# THE TASK
Retype all of the records precisely.

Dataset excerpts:
============================================================

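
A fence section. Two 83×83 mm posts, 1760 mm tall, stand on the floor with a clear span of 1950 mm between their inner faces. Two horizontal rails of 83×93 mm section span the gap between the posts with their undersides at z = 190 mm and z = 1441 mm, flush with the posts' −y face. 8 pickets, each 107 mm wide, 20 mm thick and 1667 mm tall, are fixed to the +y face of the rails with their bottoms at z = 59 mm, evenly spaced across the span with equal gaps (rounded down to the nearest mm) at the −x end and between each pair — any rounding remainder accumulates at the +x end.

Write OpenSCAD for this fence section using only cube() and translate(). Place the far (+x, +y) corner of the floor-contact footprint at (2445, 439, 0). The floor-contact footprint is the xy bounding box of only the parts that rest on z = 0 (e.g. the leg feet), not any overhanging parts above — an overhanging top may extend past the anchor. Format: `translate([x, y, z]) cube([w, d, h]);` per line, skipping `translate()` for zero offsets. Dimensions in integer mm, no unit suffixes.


translate([329, 356, 0]) cube([83, 83, 1760]);
translate([2362, 356, 0]) cube([83, 83, 1760]);
translate([412, 356, 190]) cube([1950, 83, 93]);
translate([412, 356, 1441]) cube([1950, 83, 93]);
translate([533, 439, 59]) cube([107, 20, 1667]);
translate([761, 439, 59]) cube([107, 20, 1667]);
translate([989, 439, 59]) cube([107, 20, 1667]);
translate([1217, 439, 59]) cube([107, 20, 1667]);
translate([1445, 439, 59]) cube([107, 20, 1667]);
translate([1673, 439, 59]) cube([107, 20, 1667]);
translate([1901, 439, 59]) cube([107, 20, 1667]);
translate([2129, 439, 59]) cube([107, 20, 1667]);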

============================================================

# RESPONSE
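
A fence section. Two 83×83 mm posts, 1760 mm tall, stand on the floor with a clear span of 1950 mm between their inner faces. Two horizontal rails of 83×93 mm section span the gap between the posts with their undersides at z = 190 mm and z = 1441 mm, flush with the posts' −y face. 8 pickets, each 107 mm wide, 20 mm thick and 1667 mm tall, are fixed to the +y face of the rails with their bottoms at z = 59 mm, evenly spaced across the span with equal gaps (rounded down to the nearest mm) at the −x end and between each pair — any rounding remainder accumulates at the +x end.

Write OpenSCAD for this fence section using only cube() and translate(). Place the far (+x, +y) corner of the floor-contact footprint at (2445, 439, 0). The floor-contact footprint is the xy bounding box of only the parts that rest on z = 0 (e.g. the leg feet), not any overhanging parts above — an overhanging top may extend past the anchor. Format: `translate([x, y, z]) cube([w, d, h]);` per line, skipping `translate()` for zero offsets. Dimensions in integer mm, no unit suffixes.


translate([329, 356, 0]) cube([83, 83, 1760]);
translate([2362, 356, 0]) cube([83, 83, 1760]);
translate([412, 356, 190]) cube([1950, 83, 93]);
translate([412, 356, 1441]) cube([1950, 83, 93]);
translate([533, 439, 59]) cube([107, 20, 1667]);
translate([761, 439, 59]) cube([107, 20, 1667]);
translate([989, 439, 59]) cube([107, 20, 1667]);
translate([1217, 439, 59]) cube([107, 20, 1667]);
translate([1445, 439, 59]) cube([107, 20, 1667]);
translate([1673, 439, 59]) cube([107, 20, 1667]);
translate([1901, 439, 59]) cube([107, 20, 1667]);
translate([2129, 439, 59]) cube([107, 20, 1667]);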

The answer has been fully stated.